Problem details
Each line of the data below that carries the word "trace" needs to be copied.
==== Data supplied ====
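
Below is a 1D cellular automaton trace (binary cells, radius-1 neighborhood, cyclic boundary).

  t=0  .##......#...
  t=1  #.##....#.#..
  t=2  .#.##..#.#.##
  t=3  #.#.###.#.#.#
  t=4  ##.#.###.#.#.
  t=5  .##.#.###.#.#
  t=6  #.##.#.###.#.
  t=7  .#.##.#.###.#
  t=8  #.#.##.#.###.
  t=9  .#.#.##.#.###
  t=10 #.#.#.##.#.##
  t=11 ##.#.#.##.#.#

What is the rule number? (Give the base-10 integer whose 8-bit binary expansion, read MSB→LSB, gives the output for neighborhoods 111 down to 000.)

  ###|#  b7=1 t=3,i=5
  ##.|#  b6=1 t=0,i=2
  #.#|#  b5=1 t=1,i=1
  #..|#  b4=1 t=0,i=3
  .##|.  b3=0 t=0,i=1
  .#.|.  b2=0 t=0,i=9
  ..#|#  b1=1 t=0,i=0
  ...|.  b0=0 t=0,i=4
  bits 11110010 = 242

242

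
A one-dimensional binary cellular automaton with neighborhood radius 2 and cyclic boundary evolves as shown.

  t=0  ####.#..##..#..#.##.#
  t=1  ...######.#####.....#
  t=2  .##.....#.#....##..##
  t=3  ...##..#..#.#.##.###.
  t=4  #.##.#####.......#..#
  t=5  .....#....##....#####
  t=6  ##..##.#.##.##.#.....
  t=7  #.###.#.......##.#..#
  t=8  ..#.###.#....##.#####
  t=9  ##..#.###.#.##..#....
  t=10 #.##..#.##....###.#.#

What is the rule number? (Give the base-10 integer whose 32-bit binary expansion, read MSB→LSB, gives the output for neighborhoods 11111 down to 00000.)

664732252

  #####|.  b31=0 t=0,i=1
  ####.|.  b30=0 t=0,i=2
  ###.#|#  b29=1 t=0,i=3
  ###..|.  b28=0 t=1,i=14
  ##.##|.  b27=0 t=0,i=19
  ##.#.|#  b26=1 t=0,i=4
  ##..#|#  b25=1 t=0,i=10
  ##...|#  b24=1 t=1,i=15
  #.###|#  b23=1 t=0,i=20
  #.##.|.  b22=0 t=0,i=17
  #.#.#|.  b21=0 t=3,i=12
  #.#..|#  b20=1 t=0,i=5
  #..##|#  b19=1 t=0,i=7
  #..#.|#  b18=1 t=0,i=11
  #...#|#  b17=1 t=1,i=1
  #....|#  b16=1 t=1,i=16
  .####|.  b15=0 t=0,i=0
  .###.|.  b14=0 t=3,i=18
  .##.#|.  b13=0 t=0,i=18
  .##..|.  b12=0 t=0,i=9
  .#.##|.  b11=0 t=0,i=16
  .#.#.|.  b10=0 t=2,i=9
  .#..#|#  b9=1 t=0,i=6
  .#...|.  b8=0 t=1,i=0
  ..###|.  b7=0 t=1,i=3
  ..##.|#  b6=1 t=0,i=8
  ..#.#|.  b5=0 t=0,i=15
  ..#..|#  b4=1 t=0,i=12
  ...##|#  b3=1 t=1,i=2
  ...#.|#  b2=1 t=1,i=19
  ....#|.  b1=0 t=1,i=18
  .....|.  b0=0 t=1,i=17
  bits 00100111100111110000001001011100 = 664732252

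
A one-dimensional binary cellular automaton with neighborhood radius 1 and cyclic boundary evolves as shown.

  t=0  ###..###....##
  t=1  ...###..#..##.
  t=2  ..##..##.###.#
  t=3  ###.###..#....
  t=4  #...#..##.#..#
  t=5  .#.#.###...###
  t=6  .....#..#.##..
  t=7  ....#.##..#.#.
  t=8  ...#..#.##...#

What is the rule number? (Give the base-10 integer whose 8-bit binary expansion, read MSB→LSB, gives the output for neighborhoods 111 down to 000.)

  nb ###: next=.  (t=0,i=0, bit7=0)
  nb ##.: next=.  (t=0,i=2, bit6=0)
  nb #.#: next=.  (t=2,i=8, bit5=0)
  nb #..: next=#  (t=0,i=3, bit4=1)
  nb .##: next=#  (t=0,i=5, bit3=1)
  nb .#.: next=.  (t=1,i=8, bit2=0)
  nb ..#: next=#  (t=0,i=4, bit1=1)
  nb ...: next=.  (t=0,i=9, bit0=0)
  bits 00011010 = 26

26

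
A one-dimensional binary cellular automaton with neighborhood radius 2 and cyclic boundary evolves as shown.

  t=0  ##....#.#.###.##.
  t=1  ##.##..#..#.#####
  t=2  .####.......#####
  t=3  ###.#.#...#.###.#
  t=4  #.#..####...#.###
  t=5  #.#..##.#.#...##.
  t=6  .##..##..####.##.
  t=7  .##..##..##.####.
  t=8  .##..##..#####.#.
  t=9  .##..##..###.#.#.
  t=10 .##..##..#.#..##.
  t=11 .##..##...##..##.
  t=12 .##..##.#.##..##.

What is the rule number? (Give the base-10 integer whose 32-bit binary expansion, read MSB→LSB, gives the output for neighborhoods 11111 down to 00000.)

3100882370

  nb #####: next=#  (t=1,i=14, bit31=1)
  nb ####.: next=.  (t=1,i=0, bit30=0)
  nb ###.#: next=#  (t=0,i=12, bit29=1)
  nb ###..: next=#  (t=2,i=4, bit28=1)
  nb ##.##: next=#  (t=0,i=13, bit27=1)
  nb ##.#.: next=.  (t=3,i=3, bit26=0)
  nb ##..#: next=.  (t=1,i=5, bit25=0)
  nb ##...: next=.  (t=0,i=2, bit24=0)
  nb #.###: next=#  (t=0,i=10, bit23=1)
  nb #.##.: next=#  (t=0,i=0, bit22=1)
  nb #.#.#: next=.  (t=0,i=8, bit21=0)
  nb #.#..: next=#  (t=3,i=6, bit20=1)
  nb #..##: next=.  (t=4,i=4, bit19=0)
  nb #..#.: next=.  (t=1,i=6, bit18=0)
  nb #...#: next=#  (t=3,i=8, bit17=1)
  nb #....: next=#  (t=0,i=3, bit16=1)
  nb .####: next=#  (t=1,i=13, bit15=1)
  nb .###.: next=.  (t=0,i=11, bit14=0)
  nb .##.#: next=#  (t=0,i=15, bit13=1)
  nb .##..: next=#  (t=0,i=1, bit12=1)
  nb .#.##: next=.  (t=0,i=9, bit11=0)
  nb .#.#.: next=#  (t=0,i=7, bit10=1)
  nb .#..#: next=.  (t=1,i=8, bit9=0)
  nb .#...: next=#  (t=3,i=7, bit8=1)
  nb ..###: next=#  (t=2,i=12, bit7=1)
  nb ..##.: next=#  (t=5,i=5, bit6=1)
  nb ..#.#: next=.  (t=0,i=6, bit5=0)
  nb ..#..: next=.  (t=1,i=7, bit4=0)
  nb ...##: next=.  (t=2,i=11, bit3=0)
  nb ...#.: next=.  (t=0,i=5, bit2=0)
  nb ....#: next=#  (t=0,i=4, bit1=1)
  nb .....: next=.  (t=2,i=7, bit0=0)
  bits 10111000110100111011010111000010 = 3100882370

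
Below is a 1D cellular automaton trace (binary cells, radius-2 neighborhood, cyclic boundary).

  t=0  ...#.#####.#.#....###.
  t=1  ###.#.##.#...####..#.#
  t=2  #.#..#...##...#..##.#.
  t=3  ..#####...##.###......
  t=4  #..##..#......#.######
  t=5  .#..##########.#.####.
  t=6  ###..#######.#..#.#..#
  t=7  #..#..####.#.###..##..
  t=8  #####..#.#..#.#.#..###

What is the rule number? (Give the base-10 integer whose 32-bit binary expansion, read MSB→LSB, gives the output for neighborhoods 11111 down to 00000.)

2736118551

  #####|#  b31=1 t=0,i=7
  ####.|.  b30=0 t=0,i=8
  ###.#|#  b29=1 t=0,i=9
  ###..|.  b28=0 t=0,i=20
  ##.##|.  b27=0 t=3,i=12
  ##.#.|.  b26=0 t=0,i=10
  ##..#|#  b25=1 t=1,i=17
  ##...|#  b24=1 t=0,i=21
  #.###|.  b23=0 t=0,i=5
  #.##.|.  b22=0 t=1,i=6
  #.#.#|.  b21=0 t=0,i=11
  #.#..|#  b20=1 t=0,i=13
  #..##|.  b19=0 t=2,i=16
  #..#.|#  b18=1 t=1,i=18
  #...#|.  b17=0 t=1,i=11
  #....|#  b16=1 t=0,i=0
  .####|#  b15=1 t=0,i=6
  .###.|#  b14=1 t=0,i=19
  .##.#|.  b13=0 t=1,i=7
  .##..|#  b12=1 t=2,i=10
  .#.##|#  b11=1 t=0,i=4
  .#.#.|.  b10=0 t=0,i=12
  .#..#|#  b9=1 t=2,i=3
  .#...|#  b8=1 t=0,i=14
  ..###|.  b7=0 t=0,i=18
  ..##.|.  b6=0 t=2,i=9
  ..#.#|.  b5=0 t=0,i=3
  ..#..|#  b4=1 t=2,i=5
  ...##|.  b3=0 t=0,i=17
  ...#.|#  b2=1 t=0,i=2
  ....#|#  b1=1 t=0,i=1
  .....|#  b0=1 t=3,i=18
  bits 10100011000101011101101100010111 = 2736118551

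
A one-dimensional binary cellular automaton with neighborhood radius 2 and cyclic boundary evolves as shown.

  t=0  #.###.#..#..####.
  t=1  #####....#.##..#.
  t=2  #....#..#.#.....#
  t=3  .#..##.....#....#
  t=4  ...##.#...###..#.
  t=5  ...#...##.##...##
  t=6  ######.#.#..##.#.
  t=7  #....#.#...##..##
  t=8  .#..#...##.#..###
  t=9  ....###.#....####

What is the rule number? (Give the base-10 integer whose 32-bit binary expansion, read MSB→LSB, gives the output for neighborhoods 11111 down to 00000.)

699025876

  #####|.  b31=0 t=1,i=2
  ####.|.  b30=0 t=0,i=14
  ###.#|#  b29=1 t=0,i=4
  ###..|.  b28=0 t=1,i=4
  ##.##|#  b27=1 t=5,i=9
  ##.#.|.  b26=0 t=0,i=5
  ##..#|.  b25=0 t=1,i=13
  ##...|#  b24=1 t=1,i=5
  #.###|#  b23=1 t=0,i=2
  #.##.|.  b22=0 t=1,i=11
  #.#.#|#  b21=1 t=0,i=0
  #.#..|.  b20=0 t=0,i=6
  #..##|#  b19=1 t=0,i=11
  #..#.|.  b18=0 t=0,i=8
  #...#|#  b17=1 t=4,i=8
  #....|.  b16=0 t=1,i=6
  .####|.  b15=0 t=0,i=13
  .###.|#  b14=1 t=0,i=3
  .##.#|.  b13=0 t=4,i=4
  .##..|.  b12=0 t=1,i=12
  .#.##|#  b11=1 t=0,i=1
  .#.#.|.  b10=0 t=2,i=9
  .#..#|.  b9=0 t=0,i=7
  .#...|#  b8=1 t=2,i=11
  ..###|#  b7=1 t=0,i=12
  ..##.|#  b6=1 t=2,i=16
  ..#.#|.  b5=0 t=1,i=9
  ..#..|#  b4=1 t=0,i=9
  ...##|.  b3=0 t=2,i=15
  ...#.|#  b2=1 t=1,i=8
  ....#|.  b1=0 t=1,i=7
  .....|.  b0=0 t=2,i=13
  bits 00101001101010100100100111010100 = 699025876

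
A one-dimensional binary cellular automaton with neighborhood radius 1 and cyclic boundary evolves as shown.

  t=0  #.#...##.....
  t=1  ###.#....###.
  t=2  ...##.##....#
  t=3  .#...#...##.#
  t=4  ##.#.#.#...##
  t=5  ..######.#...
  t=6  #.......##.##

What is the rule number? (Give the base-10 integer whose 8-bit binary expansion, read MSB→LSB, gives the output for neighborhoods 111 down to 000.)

37

  nb ###: next=.  (t=1,i=1, bit7=0)
  nb ##.: next=.  (t=0,i=7, bit6=0)
  nb #.#: next=#  (t=0,i=1, bit5=1)
  nb #..: next=.  (t=0,i=3, bit4=0)
  nb .##: next=.  (t=0,i=6, bit3=0)
  nb .#.: next=#  (t=0,i=0, bit2=1)
  nb ..#: next=.  (t=0,i=5, bit1=0)
  nb ...: next=#  (t=0,i=4, bit0=1)
  bits 00100101 = 37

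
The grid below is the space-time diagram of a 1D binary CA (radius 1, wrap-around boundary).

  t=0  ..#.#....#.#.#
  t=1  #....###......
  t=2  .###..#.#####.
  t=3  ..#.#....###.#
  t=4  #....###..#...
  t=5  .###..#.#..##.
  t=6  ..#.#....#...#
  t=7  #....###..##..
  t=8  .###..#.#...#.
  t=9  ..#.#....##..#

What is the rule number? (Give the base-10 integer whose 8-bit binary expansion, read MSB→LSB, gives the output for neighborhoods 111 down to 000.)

  ### -> #   bit 7 = 1  t=1,i=6
  ##. -> .   bit 6 = 0  t=1,i=7
  #.# -> .   bit 5 = 0  t=0,i=3
  #.. -> #   bit 4 = 1  t=0,i=0
  .## -> .   bit 3 = 0  t=1,i=5
  .#. -> .   bit 2 = 0  t=0,i=2
  ..# -> .   bit 1 = 0  t=0,i=1
  ... -> #   bit 0 = 1  t=0,i=6
  bits 10010001 = 145

145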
====
Answer to this task
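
Below is a 1D cellular automaton trace (binary cells, radius-1 neighborhood, cyclic boundary).
Below is a 1D cellular automaton trace (binary cells, radius-2 neighborhood, cyclic boundary).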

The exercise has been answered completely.